━━━━━ EXERCISE DATA
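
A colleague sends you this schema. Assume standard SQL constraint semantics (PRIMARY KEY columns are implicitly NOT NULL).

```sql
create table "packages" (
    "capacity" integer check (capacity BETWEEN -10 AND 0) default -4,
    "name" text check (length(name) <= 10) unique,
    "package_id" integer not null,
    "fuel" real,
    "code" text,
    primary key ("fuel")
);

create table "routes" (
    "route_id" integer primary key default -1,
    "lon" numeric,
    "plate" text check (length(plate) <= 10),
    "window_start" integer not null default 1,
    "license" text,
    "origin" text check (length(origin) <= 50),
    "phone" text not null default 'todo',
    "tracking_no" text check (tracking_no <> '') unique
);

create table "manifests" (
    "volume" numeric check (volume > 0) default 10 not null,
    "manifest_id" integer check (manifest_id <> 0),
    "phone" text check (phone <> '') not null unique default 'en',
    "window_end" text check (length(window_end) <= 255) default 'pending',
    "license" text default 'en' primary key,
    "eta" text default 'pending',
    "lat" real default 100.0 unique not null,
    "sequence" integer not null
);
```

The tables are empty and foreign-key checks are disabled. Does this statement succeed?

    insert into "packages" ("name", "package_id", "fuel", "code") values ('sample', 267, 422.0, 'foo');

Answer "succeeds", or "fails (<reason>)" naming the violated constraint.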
━━━━━━━━━━
* EXERCISE DIRECTIONS *
Among the entries, find each line that includes the string "this" and copy it.

* RESULT *
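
A colleague sends you this schema. Assume standard SQL constraint semantics (PRIMARY KEY columns are implicitly NOT NULL).
The tables are empty and foreign-key checks are disabled. Does this statement succeed?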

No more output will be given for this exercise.